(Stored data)
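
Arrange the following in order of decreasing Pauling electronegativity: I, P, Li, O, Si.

Li is in period 2, group 1; O is in period 2, group 16; Si is in period 3, group 14; P is in period 3, group 15; I is in period 5, group 17.
Electronegativity increases across a period and decreases down a group, tracking effective nuclear charge and atomic size.
Neither a single period nor a single group — weigh both effects.
Si > Li: the two effects oppose for this pair; the across-period effect wins (1.90 vs 0.98).
P > Si: P lies to the right of Si in period 3, so the across-period effect alone puts P higher.
I > P: the two effects oppose for this pair; the across-period effect wins (2.66 vs 2.19).
O > I: period and group pull opposite ways; the down-group shift dominates (3.44 vs 2.66).
Tabulated electronegativity (Pauling): Li 0.98, O 3.44, Si 1.90, P 2.19, I 2.66.
So from highest to lowest: O > I > P > Si > Li.

O > I > P > Si > Li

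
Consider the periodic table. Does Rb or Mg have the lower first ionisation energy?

Across a period the outer electron is held more tightly (higher IE₁); down a group it sits in a higher shell, more shielded, and comes off more easily.
Neither a single period nor a single group — weigh both effects.
Mg > Rb: relative to Rb, both the across-period and down-group shifts push Mg's first ionization energy up.
For reference (kJ/mol): Mg 738, Rb 403.
So Rb has the lower first ionisation energy (Rb < Mg).

Rb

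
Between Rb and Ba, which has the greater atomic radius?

Rb

Radius decreases left→right (rising Z_eff, same n) and increases top→bottom (higher n).
These sit on a diagonal, where the across-period and down-group effects partly cancel.
Rb > Ba: the two effects oppose for this pair; the across-period effect wins (210 vs 196 pm).
Tabulated atomic radius (pm): Rb 210, Ba 196.
So Rb has the greater atomic radius (Rb > Ba).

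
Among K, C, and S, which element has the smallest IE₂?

S

The second ionization energy removes an electron from the +1 ion. For each element: K⁺ is the bare [Ar] core; C⁺ still has 3 valence electrons; S⁺ still has 5 valence electrons.
Core electrons are held far more tightly than valence electrons, so K tops the IE_2 order.
Valence configurations: C⁺ [He]2s²2p¹, S⁺ [Ne]3s²3p³.
The numbers (kJ/mol): K 3052, C 2353, S 2252.
So the second ionization energies run S < C < K.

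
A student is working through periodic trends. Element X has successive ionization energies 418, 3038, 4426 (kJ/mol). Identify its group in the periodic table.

Group 1

Look for the largest jump between consecutive ionization energies: IE2/IE1 ≈ 7.3, far larger than any earlier ratio.
That jump marks the point where a core electron is being removed. So the atom has 1 valence electron.
A main-group element with 1 valence electron is in group 1.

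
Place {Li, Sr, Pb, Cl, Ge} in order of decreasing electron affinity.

Cl, Ge, Li, Pb, Sr

Li is in period 2, group 1; Cl is in period 3, group 17; Ge is in period 4, group 14; Sr is in period 5, group 2; Pb is in period 6, group 14.
EA tends to increase across a period and decrease down a group, though the pattern is less regular than for IE or radius.
Neither a single period nor a single group — weigh both effects.
Pb > Sr: the two effects oppose for this pair; the across-period effect wins (35 vs 5 kJ/mol).
Li > Pb: period and group pull opposite ways; the down-group shift dominates (60 vs 35 kJ/mol).
Ge > Li: period and group pull opposite ways; the across-period shift dominates (119 vs 60 kJ/mol).
Cl > Ge: both effects reinforce here, so Cl is clearly the higher of the two.
For reference (kJ/mol): Li 60, Cl 349, Ge 119, Sr 5, Pb 35.
So from highest to lowest: Cl > Ge > Li > Pb > Sr.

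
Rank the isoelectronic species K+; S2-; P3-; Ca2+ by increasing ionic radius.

Ca2+, K+, S2-, P3-

All of these have 18 electrons, so size is governed by nuclear charge alone: the more protons, the stronger the pull on the same electron cloud, and the smaller the ion.
Nuclear charges: Ca2+ (Z=20), K+ (Z=19), S2- (Z=16), P3- (Z=15).
Smallest to largest: Ca2+ < K+ < S2- < P3-.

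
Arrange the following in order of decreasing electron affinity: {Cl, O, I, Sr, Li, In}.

Cl, I, O, Li, In, Sr

Electron affinity generally becomes more exothermic across a period toward the halogens and less exothermic down a group.
Neither a single period nor a single group — weigh both effects.
In > Sr: both are in period 5; the period trend gives In the larger value.
Li > In: period and group pull opposite ways; the down-group shift dominates (60 vs 29 kJ/mol).
O > Li: O lies to the right of Li in period 2, so the across-period effect alone puts O higher.
I > O: period and group pull opposite ways; the across-period shift dominates (295 vs 141 kJ/mol).
Cl > I: Cl sits above I in group 17, so the down-group effect alone puts Cl higher.
Tabulated electron affinity (kJ/mol): Li 60, O 141, Cl 349, Sr 5, In 29, I 295.
So from highest to lowest: Cl > I > O > Li > In > Sr.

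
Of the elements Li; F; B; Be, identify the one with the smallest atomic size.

F

Moving right in a period, electrons are added to the same shell under a stronger nuclear pull, so atoms get smaller; moving down, a new shell is opened and atoms get larger.
All lie in period 2, so atomic radius increases right to left.
The smallest atomic size among these belongs to F.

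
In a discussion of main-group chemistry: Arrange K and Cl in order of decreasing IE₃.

K, Cl

IE_3 is the cost of taking one more electron from the +2 cation: K²⁺ is already 1 electron into the core; Cl²⁺ still has 5 valence electrons.
Core electrons are held far more tightly than valence electrons, so K tops the IE_3 order.
Tabulated IE_3 (kJ/mol): K 4420, Cl 3822.
Putting it together, IE_3: Cl < K.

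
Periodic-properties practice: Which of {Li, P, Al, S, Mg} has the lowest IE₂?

After 1 electron has been removed, what remains? Li⁺ is the bare [He] core; P⁺ still has 4 valence electrons; Al⁺ still has 2 valence electrons; S⁺ still has 5 valence electrons; Mg⁺ still has 1 valence electron.
Core electrons are held far more tightly than valence electrons, so Li tops the IE_2 order.
Valence configurations: P⁺ [Ne]3s²3p², Al⁺ [Ne]3s², S⁺ [Ne]3s²3p³, Mg⁺ [Ne]3s¹.
The numbers (kJ/mol): Li 7298, P 1907, Al 1817, S 2252, Mg 1451.
Putting it together, IE_2: Mg < Al < P < S < Li.

Mg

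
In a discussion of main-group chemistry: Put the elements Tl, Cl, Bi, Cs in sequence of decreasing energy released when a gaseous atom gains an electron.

Cl is in period 3, group 17; Cs is in period 6, group 1; Tl is in period 6, group 13; Bi is in period 6, group 15.
EA tends to increase across a period and decrease down a group, though the pattern is less regular than for IE or radius.
These span different periods and groups, so the two trends combine.
Cs > Tl: this pair runs against the simple trend — see the exception note.
Bi > Cs: Bi lies to the right of Cs in period 6, so the across-period effect alone puts Bi higher.
Cl > Bi: both effects reinforce here, so Cl is clearly the higher of the two.
Note the exception: Cs has a higher electron affinity than Tl, contrary to the simple trend — Tl's ns²np¹ configuration gives only a small electron affinity — the sparsely filled np subshell binds an added electron weakly.
Tabulated electron affinity (kJ/mol): Cl 349, Cs 46, Tl 19, Bi 91.
So from highest to lowest: Cl > Bi > Cs > Tl.

Cl, Bi, Cs, Tl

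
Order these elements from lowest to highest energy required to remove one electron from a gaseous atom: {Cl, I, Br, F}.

I < Br < Cl < F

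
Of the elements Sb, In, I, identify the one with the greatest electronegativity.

I

In is in period 5, group 13; Sb is in period 5, group 15; I is in period 5, group 17.
Atoms toward the upper right of the periodic table pull bonding electrons most strongly.
All lie in period 5, so electronegativity increases left to right.
The greatest electronegativity among these belongs to I.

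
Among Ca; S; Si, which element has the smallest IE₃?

The third ionization energy removes an electron from the +2 ion. For each element: Ca²⁺ is the bare [Ar] core; S²⁺ still has 4 valence electrons; Si²⁺ still has 2 valence electrons.
Pulling an electron out of a noble-gas core costs far more than removing a remaining valence electron, so Ca sits at the high end of IE_3.
Valence configurations: S²⁺ [Ne]3s²3p², Si²⁺ [Ne]3s².
The numbers (kJ/mol): Ca 4912, S 3357, Si 3232.
Putting it together, IE_3: Si < S < Ca.

Si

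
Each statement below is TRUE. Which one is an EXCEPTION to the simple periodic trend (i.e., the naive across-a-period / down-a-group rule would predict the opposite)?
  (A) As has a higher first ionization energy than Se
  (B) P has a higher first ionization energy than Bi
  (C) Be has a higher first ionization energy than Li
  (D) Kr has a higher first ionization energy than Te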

# [Exercise instructions]
A faithful copy is required of the lines from the one with "(C) Be has a" through the last line of the data; please add nothing.

# [Result of this exercise]
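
  (C) Be has a higher first ionization energy than Li
  (D) Kr has a higher first ionization energy than Te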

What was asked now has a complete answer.